Data for the task:
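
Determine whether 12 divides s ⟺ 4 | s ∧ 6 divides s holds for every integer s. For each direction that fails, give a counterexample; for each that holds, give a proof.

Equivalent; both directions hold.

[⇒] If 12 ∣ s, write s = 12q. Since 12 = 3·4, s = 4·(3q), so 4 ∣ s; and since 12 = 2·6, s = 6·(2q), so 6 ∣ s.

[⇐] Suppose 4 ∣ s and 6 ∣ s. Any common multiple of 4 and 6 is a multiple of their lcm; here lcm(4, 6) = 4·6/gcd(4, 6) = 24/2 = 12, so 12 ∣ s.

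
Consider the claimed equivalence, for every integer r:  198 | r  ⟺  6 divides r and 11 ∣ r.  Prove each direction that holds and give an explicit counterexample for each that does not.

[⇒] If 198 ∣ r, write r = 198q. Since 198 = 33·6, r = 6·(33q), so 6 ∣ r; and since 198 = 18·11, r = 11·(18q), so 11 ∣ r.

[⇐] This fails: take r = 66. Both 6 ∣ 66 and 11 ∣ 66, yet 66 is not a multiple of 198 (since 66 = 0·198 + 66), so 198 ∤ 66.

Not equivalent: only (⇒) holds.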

* * *

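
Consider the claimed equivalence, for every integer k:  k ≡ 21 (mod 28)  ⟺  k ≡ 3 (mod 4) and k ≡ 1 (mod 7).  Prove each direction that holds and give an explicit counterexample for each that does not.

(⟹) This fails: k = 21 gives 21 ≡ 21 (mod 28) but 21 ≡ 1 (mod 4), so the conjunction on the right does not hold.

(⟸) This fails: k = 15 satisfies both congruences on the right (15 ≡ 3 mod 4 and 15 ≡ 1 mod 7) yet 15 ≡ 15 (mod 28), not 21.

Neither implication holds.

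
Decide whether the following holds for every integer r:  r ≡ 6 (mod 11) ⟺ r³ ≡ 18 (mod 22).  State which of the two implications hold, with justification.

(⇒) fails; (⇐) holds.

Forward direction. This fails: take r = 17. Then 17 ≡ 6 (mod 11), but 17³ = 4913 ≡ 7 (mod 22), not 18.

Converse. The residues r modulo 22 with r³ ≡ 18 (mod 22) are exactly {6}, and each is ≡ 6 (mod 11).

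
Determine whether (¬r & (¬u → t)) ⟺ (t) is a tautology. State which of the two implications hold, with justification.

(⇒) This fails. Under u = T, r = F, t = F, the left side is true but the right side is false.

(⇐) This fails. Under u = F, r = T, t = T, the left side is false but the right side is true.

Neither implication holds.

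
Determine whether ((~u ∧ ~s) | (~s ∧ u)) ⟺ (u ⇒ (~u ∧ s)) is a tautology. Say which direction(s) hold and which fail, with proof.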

Assignment:
Write down, word for word, the lines above from the one containing "Determine whether (¬r" through the one containing "Determine whether ((~u", both ends included.

Answer box:
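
Determine whether (¬r & (¬u → t)) ⟺ (t) is a tautology. State which of the two implications hold, with justification.

(⇒) This fails. Under u = T, r = F, t = F, the left side is true but the right side is false.

(⇐) This fails. Under u = F, r = T, t = T, the left side is false but the right side is true.

Neither implication holds.

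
Determine whether ((~u ∧ ~s) | (~s ∧ u)) ⟺ (u ⇒ (~u ∧ s)) is a tautology. Say which direction(s) hold and which fail, with proof.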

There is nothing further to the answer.